[The data — start]

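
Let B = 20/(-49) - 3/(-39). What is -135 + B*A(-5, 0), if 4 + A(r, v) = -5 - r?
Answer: -85151/637 ≈ -133.68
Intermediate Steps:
A(r, v) = -9 - r (A(r, v) = -4 + (-5 - r) = -9 - r)
B = -211/637 (B = 20*(-1/49) - 3*(-1/39) = -20/49 + 1/13 = -211/637 ≈ -0.33124)
-135 + B*A(-5, 0) = -135 - 211*(-9 - 1*(-5))/637 = -135 - 211*(-9 + 5)/637 = -135 - 211/637*(-4) = -135 + 844/637 = -85151/637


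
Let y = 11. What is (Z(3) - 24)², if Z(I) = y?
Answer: 169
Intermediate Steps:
Z(I) = 11
(Z(3) - 24)² = (11 - 24)² = (-13)² = 169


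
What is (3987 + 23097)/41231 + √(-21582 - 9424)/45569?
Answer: 27084/41231 + I*√31006/45569 ≈ 0.65688 + 0.0038641*I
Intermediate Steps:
(3987 + 23097)/41231 + √(-21582 - 9424)/45569 = 27084*(1/41231) + √(-31006)*(1/45569) = 27084/41231 + (I*√31006)*(1/45569) = 27084/41231 + I*√31006/45569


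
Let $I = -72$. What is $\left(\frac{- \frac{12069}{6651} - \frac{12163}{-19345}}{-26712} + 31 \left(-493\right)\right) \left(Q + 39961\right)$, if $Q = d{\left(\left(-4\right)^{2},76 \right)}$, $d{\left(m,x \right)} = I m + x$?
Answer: $- \frac{1620997174927995403}{2727668214} \approx -5.9428 \cdot 10^{8}$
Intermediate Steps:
$d{\left(m,x \right)} = x - 72 m$ ($d{\left(m,x \right)} = - 72 m + x = x - 72 m$)
$Q = -1076$ ($Q = 76 - 72 \left(-4\right)^{2} = 76 - 1152 = -1076$)
$\left(\frac{- \frac{12069}{6651} - \frac{12163}{-19345}}{-26712} + 31 \left(-493\right)\right) \left(Q + 39961\right) = \left(\frac{- \frac{12069}{6651} - \frac{12163}{-19345}}{-26712} + 31 \left(-493\right)\right) \left(-1076 + 39961\right) = \left(\left(\left(-12069\right) \frac{1}{6651} - - \frac{12163}{19345}\right) \left(- \frac{1}{26712}\right) - 15283\right) 38885 = \left(\left(- \frac{1341}{739} + \frac{12163}{19345}\right) \left(- \frac{1}{26712}\right) - 15283\right) 38885 = \left(\left(- \frac{16953188}{14295955}\right) \left(- \frac{1}{26712}\right) - 15283\right) 38885 = \left(\frac{605471}{13638341070} - 15283\right) 38885 = \left(- \frac{208434765967339}{13638341070}\right) 38885 = - \frac{1620997174927995403}{2727668214}$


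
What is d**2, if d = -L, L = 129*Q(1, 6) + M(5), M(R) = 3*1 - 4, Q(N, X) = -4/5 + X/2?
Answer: 1999396/25 ≈ 79976.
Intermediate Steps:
Q(N, X) = -4/5 + X/2 (Q(N, X) = -4*1/5 + X*(1/2) = -4/5 + X/2)
M(R) = -1 (M(R) = 3 - 4 = -1)
L = 1414/5 (L = 129*(-4/5 + (1/2)*6) - 1 = 129*(-4/5 + 3) - 1 = 129*(11/5) - 1 = 1419/5 - 1 = 1414/5 ≈ 282.80)
d = -1414/5 (d = -1*1414/5 = -1414/5 ≈ -282.80)
d**2 = (-1414/5)**2 = 1999396/25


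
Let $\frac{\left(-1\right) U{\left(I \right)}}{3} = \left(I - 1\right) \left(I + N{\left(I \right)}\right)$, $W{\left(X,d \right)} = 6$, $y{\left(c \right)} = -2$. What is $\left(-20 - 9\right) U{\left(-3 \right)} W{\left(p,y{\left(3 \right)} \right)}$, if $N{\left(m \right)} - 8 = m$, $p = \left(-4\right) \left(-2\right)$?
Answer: $-4176$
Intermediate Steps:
$p = 8$
$N{\left(m \right)} = 8 + m$
$U{\left(I \right)} = - 3 \left(-1 + I\right) \left(8 + 2 I\right)$ ($U{\left(I \right)} = - 3 \left(I - 1\right) \left(I + \left(8 + I\right)\right) = - 3 \left(-1 + I\right) \left(8 + 2 I\right)$)
$\left(-20 - 9\right) U{\left(-3 \right)} W{\left(p,y{\left(3 \right)} \right)} = \left(-20 - 9\right) \left(24 - -54 - 6 \left(-3\right)^{2}\right) 6 = \left(-20 - 9\right) \left(24 + 54 - 54\right) 6 = - 29 \left(24 + 54 - 54\right) 6 = \left(-29\right) 24 \cdot 6 = \left(-696\right) 6 = -4176$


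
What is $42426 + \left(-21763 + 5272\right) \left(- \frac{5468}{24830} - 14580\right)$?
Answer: $\frac{2985619258884}{12415} \approx 2.4048 \cdot 10^{8}$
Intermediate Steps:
$42426 + \left(-21763 + 5272\right) \left(- \frac{5468}{24830} - 14580\right) = 42426 - 16491 \left(\left(-5468\right) \frac{1}{24830} - 14580\right) = 42426 - 16491 \left(- \frac{2734}{12415} - 14580\right) = 42426 - - \frac{2985092540094}{12415} = 42426 + \frac{2985092540094}{12415} = \frac{2985619258884}{12415}$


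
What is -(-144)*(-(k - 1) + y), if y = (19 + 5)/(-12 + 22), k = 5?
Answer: -1152/5 ≈ -230.40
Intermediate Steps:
y = 12/5 (y = 24/10 = 24*(⅒) = 12/5 ≈ 2.4000)
-(-144)*(-(k - 1) + y) = -(-144)*(-(5 - 1) + 12/5) = -(-144)*(-1*4 + 12/5) = -(-144)*(-4 + 12/5) = -(-144)*(-8)/5 = -2*576/5 = -1152/5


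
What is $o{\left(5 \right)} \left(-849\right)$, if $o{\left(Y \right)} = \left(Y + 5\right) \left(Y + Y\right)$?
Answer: $-84900$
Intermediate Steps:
$o{\left(Y \right)} = 2 Y \left(5 + Y\right)$ ($o{\left(Y \right)} = \left(5 + Y\right) 2 Y = 2 Y \left(5 + Y\right)$)
$o{\left(5 \right)} \left(-849\right) = 2 \cdot 5 \left(5 + 5\right) \left(-849\right) = 2 \cdot 5 \cdot 10 \left(-849\right) = 100 \left(-849\right) = -84900$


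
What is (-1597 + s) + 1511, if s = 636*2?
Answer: 1186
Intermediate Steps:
s = 1272
(-1597 + s) + 1511 = (-1597 + 1272) + 1511 = -325 + 1511 = 1186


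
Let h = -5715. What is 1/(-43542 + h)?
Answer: -1/49257 ≈ -2.0302e-5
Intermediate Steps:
1/(-43542 + h) = 1/(-43542 - 5715) = 1/(-49257) = -1/49257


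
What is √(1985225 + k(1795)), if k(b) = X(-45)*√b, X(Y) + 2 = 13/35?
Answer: √(2431900625 - 1995*√1795)/35 ≈ 1409.0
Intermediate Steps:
X(Y) = -57/35 (X(Y) = -2 + 13/35 = -57/35)
k(b) = -57*√b/35
√(1985225 + k(1795)) = √(1985225 - 57*√1795/35)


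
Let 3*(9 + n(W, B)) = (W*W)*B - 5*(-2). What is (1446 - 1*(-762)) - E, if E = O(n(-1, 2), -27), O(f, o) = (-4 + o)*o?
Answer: 1371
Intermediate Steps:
n(W, B) = -17/3 + B*W²/3 (n(W, B) = -9 + ((W*W)*B - 5*(-2))/3 = -9 + (W²*B + 10)/3 = -9 + (B*W² + 10)/3 = -9 + (10 + B*W²)/3 = -9 + (10/3 + B*W²/3) = -17/3 + B*W²/3)
O(f, o) = o*(-4 + o)
E = 837 (E = -27*(-4 - 27) = -27*(-31) = 837)
(1446 - 1*(-762)) - E = (1446 - 1*(-762)) - 1*837 = (1446 + 762) - 837 = 2208 - 837 = 1371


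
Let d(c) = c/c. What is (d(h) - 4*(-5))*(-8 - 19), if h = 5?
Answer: -567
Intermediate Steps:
d(c) = 1
(d(h) - 4*(-5))*(-8 - 19) = (1 - 4*(-5))*(-8 - 19) = (1 + 20)*(-27) = 21*(-27) = -567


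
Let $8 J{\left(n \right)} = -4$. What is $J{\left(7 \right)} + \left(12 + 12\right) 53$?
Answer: $\frac{2543}{2} \approx 1271.5$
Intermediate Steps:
$J{\left(n \right)} = - \frac{1}{2}$ ($J{\left(n \right)} = \frac{1}{8} \left(-4\right) = - \frac{1}{2}$)
$J{\left(7 \right)} + \left(12 + 12\right) 53 = - \frac{1}{2} + \left(12 + 12\right) 53 = - \frac{1}{2} + 24 \cdot 53 = - \frac{1}{2} + 1272 = \frac{2543}{2}$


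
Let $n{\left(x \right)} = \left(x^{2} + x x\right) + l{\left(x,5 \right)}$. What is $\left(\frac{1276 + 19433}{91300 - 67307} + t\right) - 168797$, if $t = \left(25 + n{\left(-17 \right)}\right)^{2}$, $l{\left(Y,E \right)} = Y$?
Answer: $\frac{4189174516}{23993} \approx 1.746 \cdot 10^{5}$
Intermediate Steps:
$n{\left(x \right)} = x + 2 x^{2}$ ($n{\left(x \right)} = \left(x^{2} + x x\right) + x = \left(x^{2} + x^{2}\right) + x = 2 x^{2} + x = x + 2 x^{2}$)
$t = 343396$ ($t = \left(25 - 17 \left(1 + 2 \left(-17\right)\right)\right)^{2} = \left(25 - 17 \left(1 - 34\right)\right)^{2} = \left(25 - -561\right)^{2} = \left(25 + 561\right)^{2} = 586^{2} = 343396$)
$\left(\frac{1276 + 19433}{91300 - 67307} + t\right) - 168797 = \left(\frac{1276 + 19433}{91300 - 67307} + 343396\right) - 168797 = \left(\frac{20709}{91300 - 67307} + 343396\right) - 168797 = \left(\frac{20709}{23993} + 343396\right) - 168797 = \frac{8239120937}{23993} - 168797 = \frac{4189174516}{23993}$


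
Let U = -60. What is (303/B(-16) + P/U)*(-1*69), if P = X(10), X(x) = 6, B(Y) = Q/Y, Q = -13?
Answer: -3344223/130 ≈ -25725.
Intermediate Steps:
B(Y) = -13/Y
P = 6
(303/B(-16) + P/U)*(-1*69) = (303/((-13/(-16))) + 6/(-60))*(-1*69) = (303/((-13*(-1/16))) + 6*(-1/60))*(-69) = (303/(13/16) - 1/10)*(-69) = (303*(16/13) - 1/10)*(-69) = (4848/13 - 1/10)*(-69) = (48467/130)*(-69) = -3344223/130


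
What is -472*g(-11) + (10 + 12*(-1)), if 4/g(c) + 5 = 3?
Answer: 942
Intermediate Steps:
g(c) = -2 (g(c) = 4/(-5 + 3) = 4/(-2) = 4*(-½) = -2)
-472*g(-11) + (10 + 12*(-1)) = -472*(-2) + (10 + 12*(-1)) = 944 + (10 - 12) = 944 - 2 = 942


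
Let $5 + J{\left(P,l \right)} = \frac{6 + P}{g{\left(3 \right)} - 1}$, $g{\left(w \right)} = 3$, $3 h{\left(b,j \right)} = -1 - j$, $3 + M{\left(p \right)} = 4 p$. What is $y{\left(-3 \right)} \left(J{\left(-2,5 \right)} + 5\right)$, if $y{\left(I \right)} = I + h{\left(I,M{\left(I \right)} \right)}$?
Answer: $\frac{10}{3} \approx 3.3333$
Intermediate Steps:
$M{\left(p \right)} = -3 + 4 p$
$h{\left(b,j \right)} = - \frac{1}{3} - \frac{j}{3}$ ($h{\left(b,j \right)} = \frac{-1 - j}{3} = - \frac{1}{3} - \frac{j}{3}$)
$y{\left(I \right)} = \frac{2}{3} - \frac{I}{3}$ ($y{\left(I \right)} = I - \left(\frac{1}{3} + \frac{-3 + 4 I}{3}\right) = I - \left(- \frac{2}{3} + \frac{4 I}{3}\right) = \frac{2}{3} - \frac{I}{3}$)
$J{\left(P,l \right)} = -2 + \frac{P}{2}$ ($J{\left(P,l \right)} = -5 + \frac{6 + P}{3 - 1} = -5 + \frac{6 + P}{2} = -5 + \left(6 + P\right) \frac{1}{2} = -5 + \left(3 + \frac{P}{2}\right) = -2 + \frac{P}{2}$)
$y{\left(-3 \right)} \left(J{\left(-2,5 \right)} + 5\right) = \left(\frac{2}{3} - -1\right) \left(\left(-2 + \frac{1}{2} \left(-2\right)\right) + 5\right) = \left(\frac{2}{3} + 1\right) \left(\left(-2 - 1\right) + 5\right) = \frac{5 \left(-3 + 5\right)}{3} = \frac{5}{3} \cdot 2 = \frac{10}{3}$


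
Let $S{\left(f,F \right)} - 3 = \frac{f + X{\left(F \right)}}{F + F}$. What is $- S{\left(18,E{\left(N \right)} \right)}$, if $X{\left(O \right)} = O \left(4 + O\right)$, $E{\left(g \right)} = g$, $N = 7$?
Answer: $- \frac{137}{14} \approx -9.7857$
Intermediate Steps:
$S{\left(f,F \right)} = 3 + \frac{f + F \left(4 + F\right)}{2 F}$ ($S{\left(f,F \right)} = 3 + \frac{f + F \left(4 + F\right)}{F + F} = 3 + \frac{f + F \left(4 + F\right)}{2 F}$)
$- S{\left(18,E{\left(N \right)} \right)} = - (5 + \frac{1}{2} \cdot 7 + \frac{1}{2} \cdot 18 \cdot \frac{1}{7}) = - (5 + \frac{7}{2} + \frac{1}{2} \cdot 18 \cdot \frac{1}{7}) = - (5 + \frac{7}{2} + \frac{9}{7}) = \left(-1\right) \frac{137}{14} = - \frac{137}{14}$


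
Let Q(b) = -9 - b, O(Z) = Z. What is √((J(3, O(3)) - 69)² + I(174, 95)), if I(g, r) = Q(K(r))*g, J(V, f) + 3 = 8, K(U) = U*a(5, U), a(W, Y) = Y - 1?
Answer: I*√1551290 ≈ 1245.5*I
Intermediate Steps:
a(W, Y) = -1 + Y
K(U) = U*(-1 + U)
J(V, f) = 5 (J(V, f) = -3 + 8 = 5)
I(g, r) = g*(-9 - r*(-1 + r)) (I(g, r) = (-9 - r*(-1 + r))*g = g*(-9 - r*(-1 + r)))
√((J(3, O(3)) - 69)² + I(174, 95)) = √((5 - 69)² + 174*(-9 + 95 - 1*95²)) = √((-64)² + 174*(-9 + 95 - 1*9025)) = √(4096 + 174*(-9 + 95 - 9025)) = √(4096 + 174*(-8939)) = √(4096 - 1555386) = √(-1551290) = I*√1551290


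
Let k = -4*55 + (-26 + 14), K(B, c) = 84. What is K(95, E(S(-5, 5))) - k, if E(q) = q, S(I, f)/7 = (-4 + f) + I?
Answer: 316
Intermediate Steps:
S(I, f) = -28 + 7*I + 7*f (S(I, f) = 7*((-4 + f) + I) = 7*(-4 + I + f) = -28 + 7*I + 7*f)
k = -232 (k = -220 - 12 = -232)
K(95, E(S(-5, 5))) - k = 84 - 1*(-232) = 84 + 232 = 316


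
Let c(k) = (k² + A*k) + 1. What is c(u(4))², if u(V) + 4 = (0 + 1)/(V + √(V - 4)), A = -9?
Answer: 609961/256 ≈ 2382.7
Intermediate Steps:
u(V) = -4 + 1/(V + √(-4 + V)) (u(V) = -4 + (0 + 1)/(V + √(V - 4)) = -4 + 1/(V + √(-4 + V)))
c(k) = 1 + k² - 9*k (c(k) = (k² - 9*k) + 1 = 1 + k² - 9*k)
c(u(4))² = (1 + ((1 - 4*4 - 4*√(-4 + 4))/(4 + √(-4 + 4)))² - 9*(1 - 4*4 - 4*√(-4 + 4))/(4 + √(-4 + 4)))² = (1 + ((1 - 16 - 4*√0)/(4 + √0))² - 9*(1 - 16 - 4*√0)/(4 + √0))² = (1 + ((1 - 16 - 4*0)/(4 + 0))² - 9*(1 - 16 - 4*0)/(4 + 0))² = (1 + ((1 - 16 + 0)/4)² - 9*(1 - 16 + 0)/4)² = (1 + ((¼)*(-15))² - 9*(-15)/4)² = (1 + (-15/4)² - 9*(-15/4))² = (1 + 225/16 + 135/4)² = (781/16)² = 609961/256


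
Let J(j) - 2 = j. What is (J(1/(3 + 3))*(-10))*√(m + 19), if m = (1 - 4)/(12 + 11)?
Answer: -65*√9982/69 ≈ -94.118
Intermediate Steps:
m = -3/23 ≈ -0.13043
J(j) = 2 + j
(J(1/(3 + 3))*(-10))*√(m + 19) = ((2 + 1/(3 + 3))*(-10))*√(-3/23 + 19) = ((2 + 1/6)*(-10))*√(434/23) = ((2 + ⅙)*(-10))*(√9982/23) = ((13/6)*(-10))*(√9982/23) = -65*√9982/69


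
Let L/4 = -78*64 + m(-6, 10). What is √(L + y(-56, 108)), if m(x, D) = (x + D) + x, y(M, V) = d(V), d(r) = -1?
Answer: I*√19977 ≈ 141.34*I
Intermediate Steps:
y(M, V) = -1
m(x, D) = D + 2*x (m(x, D) = (D + x) + x = D + 2*x)
L = -19976 (L = 4*(-78*64 + (10 + 2*(-6))) = 4*(-4992 + (10 - 12)) = 4*(-4992 - 2) = 4*(-4994) = -19976)
√(L + y(-56, 108)) = √(-19976 - 1) = √(-19977) = I*√19977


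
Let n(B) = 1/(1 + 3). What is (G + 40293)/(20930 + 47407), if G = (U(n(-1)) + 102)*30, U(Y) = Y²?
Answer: 115613/182232 ≈ 0.63443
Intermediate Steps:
n(B) = ¼ (n(B) = 1/4 = ¼)
G = 24495/8 (G = ((¼)² + 102)*30 = (1/16 + 102)*30 = (1633/16)*30 = 24495/8 ≈ 3061.9)
(G + 40293)/(20930 + 47407) = (24495/8 + 40293)/(20930 + 47407) = (346839/8)/68337 = (346839/8)*(1/68337) = 115613/182232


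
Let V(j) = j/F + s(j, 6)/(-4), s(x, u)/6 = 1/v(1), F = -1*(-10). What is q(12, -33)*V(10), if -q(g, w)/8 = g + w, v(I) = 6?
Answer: 126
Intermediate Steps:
q(g, w) = -8*g - 8*w (q(g, w) = -8*(g + w) = -8*g - 8*w)
F = 10
s(x, u) = 1 (s(x, u) = 6/6 = 6*(1/6) = 1)
V(j) = -1/4 + j/10 (V(j) = j/10 + 1/(-4) = j*(1/10) + 1*(-1/4) = j/10 - 1/4 = -1/4 + j/10)
q(12, -33)*V(10) = (-8*12 - 8*(-33))*(-1/4 + (1/10)*10) = (-96 + 264)*(-1/4 + 1) = 168*(3/4) = 126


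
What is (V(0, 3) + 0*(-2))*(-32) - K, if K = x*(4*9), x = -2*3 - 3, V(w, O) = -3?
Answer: 420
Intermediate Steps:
x = -9 (x = -6 - 3 = -9)
K = -324 (K = -36*9 = -9*36 = -324)
(V(0, 3) + 0*(-2))*(-32) - K = (-3 + 0*(-2))*(-32) - 1*(-324) = (-3 + 0)*(-32) + 324 = -3*(-32) + 324 = 96 + 324 = 420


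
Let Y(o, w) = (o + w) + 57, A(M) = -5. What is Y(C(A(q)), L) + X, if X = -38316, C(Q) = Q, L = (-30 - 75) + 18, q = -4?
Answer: -38351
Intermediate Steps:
L = -87 (L = -105 + 18 = -87)
Y(o, w) = 57 + o + w
Y(C(A(q)), L) + X = (57 - 5 - 87) - 38316 = -35 - 38316 = -38351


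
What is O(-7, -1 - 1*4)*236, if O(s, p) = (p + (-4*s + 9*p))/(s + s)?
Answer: 2596/7 ≈ 370.86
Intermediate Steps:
O(s, p) = (-4*s + 10*p)/(2*s) (O(s, p) = (-4*s + 10*p)/((2*s)) = (-4*s + 10*p)*(1/(2*s)) = (-4*s + 10*p)/(2*s))
O(-7, -1 - 1*4)*236 = (-2 + 5*(-1 - 1*4)/(-7))*236 = (-2 + 5*(-1 - 4)*(-1/7))*236 = (-2 + 5*(-5)*(-1/7))*236 = (-2 + 25/7)*236 = (11/7)*236 = 2596/7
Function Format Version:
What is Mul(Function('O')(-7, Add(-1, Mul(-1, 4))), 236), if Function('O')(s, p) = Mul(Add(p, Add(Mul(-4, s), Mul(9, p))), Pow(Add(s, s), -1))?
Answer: Rational(2596, 7) ≈ 370.86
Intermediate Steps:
Function('O')(s, p) = Mul(Rational(1, 2), Pow(s, -1), Add(Mul(-4, s), Mul(10, p))) (Function('O')(s, p) = Mul(Add(Mul(-4, s), Mul(10, p)), Pow(Mul(2, s), -1)) = Mul(Add(Mul(-4, s), Mul(10, p)), Mul(Rational(1, 2), Pow(s, -1))) = Mul(Rational(1, 2), Pow(s, -1), Add(Mul(-4, s), Mul(10, p))))
Mul(Function('O')(-7, Add(-1, Mul(-1, 4))), 236) = Mul(Add(-2, Mul(5, Add(-1, Mul(-1, 4)), Pow(-7, -1))), 236) = Mul(Add(-2, Mul(5, Add(-1, -4), Rational(-1, 7))), 236) = Mul(Add(-2, Mul(5, -5, Rational(-1, 7))), 236) = Mul(Add(-2, Rational(25, 7)), 236) = Mul(Rational(11, 7), 236) = Rational(2596, 7)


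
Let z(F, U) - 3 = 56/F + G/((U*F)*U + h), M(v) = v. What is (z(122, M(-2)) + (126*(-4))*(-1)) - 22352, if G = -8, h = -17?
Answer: -627615995/28731 ≈ -21845.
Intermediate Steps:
z(F, U) = 3 - 8/(-17 + F*U²) + 56/F (z(F, U) = 3 + (56/F - 8/((U*F)*U - 17)) = 3 + (56/F - 8/((F*U)*U - 17)) = 3 + (56/F - 8/(F*U² - 17)) = 3 + (56/F - 8/(-17 + F*U²)) = 3 + (-8/(-17 + F*U²) + 56/F) = 3 - 8/(-17 + F*U²) + 56/F)
(z(122, M(-2)) + (126*(-4))*(-1)) - 22352 = ((-952 - 59*122 + 3*122²*(-2)² + 56*122*(-2)²)/(122*(-17 + 122*(-2)²)) + (126*(-4))*(-1)) - 22352 = ((-952 - 7198 + 3*14884*4 + 56*122*4)/(122*(-17 + 122*4)) - 504*(-1)) - 22352 = ((-952 - 7198 + 178608 + 27328)/(122*(-17 + 488)) + 504) - 22352 = ((1/122)*197786/471 + 504) - 22352 = ((1/122)*(1/471)*197786 + 504) - 22352 = (98893/28731 + 504) - 22352 = 14579317/28731 - 22352 = -627615995/28731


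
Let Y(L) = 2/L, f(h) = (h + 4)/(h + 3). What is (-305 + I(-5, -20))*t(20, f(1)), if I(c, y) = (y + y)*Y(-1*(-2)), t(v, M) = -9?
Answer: 3105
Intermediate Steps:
f(h) = (4 + h)/(3 + h)
I(c, y) = 2*y (I(c, y) = (y + y)*(2/((-1*(-2)))) = (2*y)*(2/2) = (2*y)*(2*(½)) = (2*y)*1 = 2*y)
(-305 + I(-5, -20))*t(20, f(1)) = (-305 + 2*(-20))*(-9) = (-305 - 40)*(-9) = -345*(-9) = 3105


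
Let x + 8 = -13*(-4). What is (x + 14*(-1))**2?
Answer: 900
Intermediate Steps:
x = 44 (x = -8 - 13*(-4) = -8 + 52 = 44)
(x + 14*(-1))**2 = (44 + 14*(-1))**2 = (44 - 14)**2 = 30**2 = 900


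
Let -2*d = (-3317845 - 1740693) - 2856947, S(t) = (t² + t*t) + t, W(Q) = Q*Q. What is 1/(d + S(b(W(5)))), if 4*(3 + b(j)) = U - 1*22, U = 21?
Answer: 8/31662083 ≈ 2.5267e-7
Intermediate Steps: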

[The data — finish]

__Task to complete__
Please report every line in the entries above that holds the string "approx".

__Finished exercise__
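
Answer: $- \frac{1620997174927995403}{2727668214} \approx -5.9428 \cdot 10^{8}$
Answer: $\frac{2985619258884}{12415} \approx 2.4048 \cdot 10^{8}$
Answer: $\frac{2543}{2} \approx 1271.5$
Answer: $\frac{4189174516}{23993} \approx 1.746 \cdot 10^{5}$
Answer: $\frac{10}{3} \approx 3.3333$
Answer: $- \frac{137}{14} \approx -9.7857$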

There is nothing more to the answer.